REQUIRED WORK »
Set out exactly, line by line, the stretch of data below that begins at the line containing "An orbit has semi-major axis a = 8.819" and ends at the line containing "Find the gravitational", with both ends kept.

BEGIN SUPPLIED INFORMATION

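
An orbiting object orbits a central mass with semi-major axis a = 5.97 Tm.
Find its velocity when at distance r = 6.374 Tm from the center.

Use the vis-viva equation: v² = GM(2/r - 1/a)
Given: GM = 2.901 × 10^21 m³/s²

Convert to SI: a = 5.97 Tm = 5.97e+12 m; r = 6.374 Tm = 6.374e+12 m.
Vis-viva: v = √(GM · (2/r − 1/a)).
2/r − 1/a = 2/6.374e+12 − 1/5.97e+12 = 1.46271e-13 m⁻¹.
v = √(2.901e+21 · 1.46271e-13) m/s ≈ 2.06e+04 m/s = 20.6 km/s.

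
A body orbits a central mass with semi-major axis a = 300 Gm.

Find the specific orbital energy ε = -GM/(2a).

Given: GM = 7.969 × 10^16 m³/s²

Convert to SI: a = 300 Gm = 3e+11 m.
ε = −GM / (2a).
ε = −7.969e+16 / (2 · 3e+11) J/kg ≈ -1.328e+05 J/kg = -132.8 kJ/kg.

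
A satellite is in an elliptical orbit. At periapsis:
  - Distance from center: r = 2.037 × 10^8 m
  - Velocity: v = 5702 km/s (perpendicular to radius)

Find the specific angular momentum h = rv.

Convert to SI: v = 5702 km/s = 5.702e+06 m/s.
With v perpendicular to r, h = r · v.
h = 2.037e+08 · 5.702e+06 m²/s ≈ 1.161e+15 m²/s.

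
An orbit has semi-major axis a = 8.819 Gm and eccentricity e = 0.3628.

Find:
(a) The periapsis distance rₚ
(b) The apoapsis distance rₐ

Convert to SI: a = 8.819 Gm = 8.819e+09 m.
(a) rₚ = a(1 − e) = 8.819e+09 · (1 − 0.3628) = 8.819e+09 · 0.6372 ≈ 5.619e+09 m = 5.619 Gm.
(b) rₐ = a(1 + e) = 8.819e+09 · (1 + 0.3628) = 8.819e+09 · 1.3628 ≈ 1.202e+10 m = 12.02 Gm.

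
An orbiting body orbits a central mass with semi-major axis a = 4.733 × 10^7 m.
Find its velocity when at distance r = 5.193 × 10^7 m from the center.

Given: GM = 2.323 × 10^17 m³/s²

Vis-viva: v = √(GM · (2/r − 1/a)).
2/r − 1/a = 2/5.193e+07 − 1/4.733e+07 = 1.73851e-08 m⁻¹.
v = √(2.323e+17 · 1.73851e-08) m/s ≈ 6.355e+04 m/s = 63.55 km/s.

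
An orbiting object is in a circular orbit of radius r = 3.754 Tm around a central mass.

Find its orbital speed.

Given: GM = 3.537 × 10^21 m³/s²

Convert to SI: r = 3.754 Tm = 3.754e+12 m.
For a circular orbit, gravity supplies the centripetal force, so v = √(GM / r).
v = √(3.537e+21 / 3.754e+12) m/s ≈ 3.07e+04 m/s = 30.7 km/s.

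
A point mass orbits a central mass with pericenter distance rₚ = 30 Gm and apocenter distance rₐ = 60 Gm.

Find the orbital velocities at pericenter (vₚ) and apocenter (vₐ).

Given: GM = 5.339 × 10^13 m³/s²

Convert to SI: rₚ = 30 Gm = 3e+10 m; rₐ = 60 Gm = 6e+10 m.
Use the vis-viva equation v² = GM(2/r − 1/a) with a = (rₚ + rₐ)/2 = (3e+10 + 6e+10)/2 = 4.5e+10 m.
vₚ = √(GM · (2/rₚ − 1/a)) = √(5.339e+13 · (2/3e+10 − 1/4.5e+10)) m/s ≈ 48.71 m/s = 48.71 m/s.
vₐ = √(GM · (2/rₐ − 1/a)) = √(5.339e+13 · (2/6e+10 − 1/4.5e+10)) m/s ≈ 24.36 m/s = 24.36 m/s.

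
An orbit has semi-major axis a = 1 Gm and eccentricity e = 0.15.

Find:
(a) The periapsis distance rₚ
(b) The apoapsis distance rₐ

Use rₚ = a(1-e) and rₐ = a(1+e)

Convert to SI: a = 1 Gm = 1e+09 m.
(a) rₚ = a(1 − e) = 1e+09 · (1 − 0.15) = 1e+09 · 0.85 ≈ 8.5e+08 m = 850 Mm.
(b) rₐ = a(1 + e) = 1e+09 · (1 + 0.15) = 1e+09 · 1.15 ≈ 1.15e+09 m = 1.15 Gm.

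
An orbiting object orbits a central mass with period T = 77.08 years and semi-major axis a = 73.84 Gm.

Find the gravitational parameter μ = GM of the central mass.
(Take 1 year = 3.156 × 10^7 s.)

Convert to SI: T = 77.08 years = 2.43264e+09 s; a = 73.84 Gm = 7.384e+10 m.
GM = 4π² · a³ / T².
GM = 4π² · (7.384e+10)³ / (2.43264e+09)² m³/s² ≈ 2.686e+15 m³/s² = 2.686 × 10^15 m³/s².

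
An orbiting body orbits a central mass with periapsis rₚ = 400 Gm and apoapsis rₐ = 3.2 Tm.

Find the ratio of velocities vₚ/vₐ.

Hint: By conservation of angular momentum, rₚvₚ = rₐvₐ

Convert to SI: rₚ = 400 Gm = 4e+11 m; rₐ = 3.2 Tm = 3.2e+12 m.
Conservation of angular momentum gives rₚvₚ = rₐvₐ, so vₚ/vₐ = rₐ/rₚ.
vₚ/vₐ = 3.2e+12 / 4e+11 ≈ 8.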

END SUPPLIED INFORMATION

EXPECTED ANSWER »
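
An orbit has semi-major axis a = 8.819 Gm and eccentricity e = 0.3628.

Find:
(a) The periapsis distance rₚ
(b) The apoapsis distance rₐ

Convert to SI: a = 8.819 Gm = 8.819e+09 m.
(a) rₚ = a(1 − e) = 8.819e+09 · (1 − 0.3628) = 8.819e+09 · 0.6372 ≈ 5.619e+09 m = 5.619 Gm.
(b) rₐ = a(1 + e) = 8.819e+09 · (1 + 0.3628) = 8.819e+09 · 1.3628 ≈ 1.202e+10 m = 12.02 Gm.

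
An orbiting body orbits a central mass with semi-major axis a = 4.733 × 10^7 m.
Find its velocity when at distance r = 5.193 × 10^7 m from the center.

Given: GM = 2.323 × 10^17 m³/s²

Vis-viva: v = √(GM · (2/r − 1/a)).
2/r − 1/a = 2/5.193e+07 − 1/4.733e+07 = 1.73851e-08 m⁻¹.
v = √(2.323e+17 · 1.73851e-08) m/s ≈ 6.355e+04 m/s = 63.55 km/s.

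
An orbiting object is in a circular orbit of radius r = 3.754 Tm around a central mass.

Find its orbital speed.

Given: GM = 3.537 × 10^21 m³/s²

Convert to SI: r = 3.754 Tm = 3.754e+12 m.
For a circular orbit, gravity supplies the centripetal force, so v = √(GM / r).
v = √(3.537e+21 / 3.754e+12) m/s ≈ 3.07e+04 m/s = 30.7 km/s.

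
A point mass orbits a central mass with pericenter distance rₚ = 30 Gm and apocenter distance rₐ = 60 Gm.

Find the orbital velocities at pericenter (vₚ) and apocenter (vₐ).

Given: GM = 5.339 × 10^13 m³/s²

Convert to SI: rₚ = 30 Gm = 3e+10 m; rₐ = 60 Gm = 6e+10 m.
Use the vis-viva equation v² = GM(2/r − 1/a) with a = (rₚ + rₐ)/2 = (3e+10 + 6e+10)/2 = 4.5e+10 m.
vₚ = √(GM · (2/rₚ − 1/a)) = √(5.339e+13 · (2/3e+10 − 1/4.5e+10)) m/s ≈ 48.71 m/s = 48.71 m/s.
vₐ = √(GM · (2/rₐ − 1/a)) = √(5.339e+13 · (2/6e+10 − 1/4.5e+10)) m/s ≈ 24.36 m/s = 24.36 m/s.

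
An orbit has semi-major axis a = 1 Gm and eccentricity e = 0.15.

Find:
(a) The periapsis distance rₚ
(b) The apoapsis distance rₐ

Use rₚ = a(1-e) and rₐ = a(1+e)

Convert to SI: a = 1 Gm = 1e+09 m.
(a) rₚ = a(1 − e) = 1e+09 · (1 − 0.15) = 1e+09 · 0.85 ≈ 8.5e+08 m = 850 Mm.
(b) rₐ = a(1 + e) = 1e+09 · (1 + 0.15) = 1e+09 · 1.15 ≈ 1.15e+09 m = 1.15 Gm.

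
An orbiting object orbits a central mass with period T = 77.08 years and semi-major axis a = 73.84 Gm.

Find the gravitational parameter μ = GM of the central mass.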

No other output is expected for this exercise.